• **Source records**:
╭──
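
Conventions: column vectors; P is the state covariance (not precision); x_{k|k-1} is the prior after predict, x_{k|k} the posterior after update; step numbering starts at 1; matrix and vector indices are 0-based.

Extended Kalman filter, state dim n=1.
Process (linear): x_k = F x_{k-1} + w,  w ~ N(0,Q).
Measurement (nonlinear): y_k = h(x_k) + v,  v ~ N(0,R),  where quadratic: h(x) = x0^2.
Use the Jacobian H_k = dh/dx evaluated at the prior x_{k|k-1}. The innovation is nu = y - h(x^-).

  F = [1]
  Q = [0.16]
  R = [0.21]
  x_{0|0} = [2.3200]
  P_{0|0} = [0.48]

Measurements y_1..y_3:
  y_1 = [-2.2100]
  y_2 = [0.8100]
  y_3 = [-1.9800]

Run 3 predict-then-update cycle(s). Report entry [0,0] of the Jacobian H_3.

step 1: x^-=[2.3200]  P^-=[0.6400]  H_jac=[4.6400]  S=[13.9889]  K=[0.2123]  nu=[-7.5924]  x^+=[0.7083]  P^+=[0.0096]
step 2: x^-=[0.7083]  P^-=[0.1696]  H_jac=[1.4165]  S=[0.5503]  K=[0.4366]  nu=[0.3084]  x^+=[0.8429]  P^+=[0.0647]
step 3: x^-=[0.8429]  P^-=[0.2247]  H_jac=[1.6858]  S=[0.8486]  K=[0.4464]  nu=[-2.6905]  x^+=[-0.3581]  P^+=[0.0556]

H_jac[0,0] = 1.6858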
╰──
The answer should consist of every entry, repeated word for word.

• **Result of this task**:
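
Conventions: column vectors; P is the state covariance (not precision); x_{k|k-1} is the prior after predict, x_{k|k} the posterior after update; step numbering starts at 1; matrix and vector indices are 0-based.

Extended Kalman filter, state dim n=1.
Process (linear): x_k = F x_{k-1} + w,  w ~ N(0,Q).
Measurement (nonlinear): y_k = h(x_k) + v,  v ~ N(0,R),  where quadratic: h(x) = x0^2.
Use the Jacobian H_k = dh/dx evaluated at the prior x_{k|k-1}. The innovation is nu = y - h(x^-).

  F = [1]
  Q = [0.16]
  R = [0.21]
  x_{0|0} = [2.3200]
  P_{0|0} = [0.48]

Measurements y_1..y_3:
  y_1 = [-2.2100]
  y_2 = [0.8100]
  y_3 = [-1.9800]

Run 3 predict-then-update cycle(s). Report entry [0,0] of the Jacobian H_3.

step 1: x^-=[2.3200]  P^-=[0.6400]  H_jac=[4.6400]  S=[13.9889]  K=[0.2123]  nu=[-7.5924]  x^+=[0.7083]  P^+=[0.0096]
step 2: x^-=[0.7083]  P^-=[0.1696]  H_jac=[1.4165]  S=[0.5503]  K=[0.4366]  nu=[0.3084]  x^+=[0.8429]  P^+=[0.0647]
step 3: x^-=[0.8429]  P^-=[0.2247]  H_jac=[1.6858]  S=[0.8486]  K=[0.4464]  nu=[-2.6905]  x^+=[-0.3581]  P^+=[0.0556]

H_jac[0,0] = 1.6858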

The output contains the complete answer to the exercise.